§ Task item
Your task is to output all the records below, word for word.
==*==
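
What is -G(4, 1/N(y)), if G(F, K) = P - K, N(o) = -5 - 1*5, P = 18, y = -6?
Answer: -181/10 ≈ -18.100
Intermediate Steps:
N(o) = -10 (N(o) = -5 - 5 = -10)
G(F, K) = 18 - K
-G(4, 1/N(y)) = -(18 - 1/(-10)) = -(18 - 1*(-1/10)) = -(18 + 1/10) = -1*181/10 = -181/10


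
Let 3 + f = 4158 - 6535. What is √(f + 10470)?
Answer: √8090 ≈ 89.944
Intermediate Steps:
f = -2380 (f = -3 + (4158 - 6535) = -3 - 2377 = -2380)
√(f + 10470) = √(-2380 + 10470) = √8090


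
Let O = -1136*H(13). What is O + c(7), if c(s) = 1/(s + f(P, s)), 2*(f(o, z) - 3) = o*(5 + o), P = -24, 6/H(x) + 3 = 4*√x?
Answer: -4866425/47362 - 27264*√13/199 ≈ -596.73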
==*==
§ Reply
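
What is -G(4, 1/N(y)), if G(F, K) = P - K, N(o) = -5 - 1*5, P = 18, y = -6?
Answer: -181/10 ≈ -18.100
Intermediate Steps:
N(o) = -10 (N(o) = -5 - 5 = -10)
G(F, K) = 18 - K
-G(4, 1/N(y)) = -(18 - 1/(-10)) = -(18 - 1*(-1/10)) = -(18 + 1/10) = -1*181/10 = -181/10


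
Let 3 + f = 4158 - 6535. What is √(f + 10470)?
Answer: √8090 ≈ 89.944
Intermediate Steps:
f = -2380 (f = -3 + (4158 - 6535) = -3 - 2377 = -2380)
√(f + 10470) = √(-2380 + 10470) = √8090


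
Let O = -1136*H(13). What is O + c(7), if c(s) = 1/(s + f(P, s)), 2*(f(o, z) - 3) = o*(5 + o), P = -24, 6/H(x) + 3 = 4*√x?
Answer: -4866425/47362 - 27264*√13/199 ≈ -596.73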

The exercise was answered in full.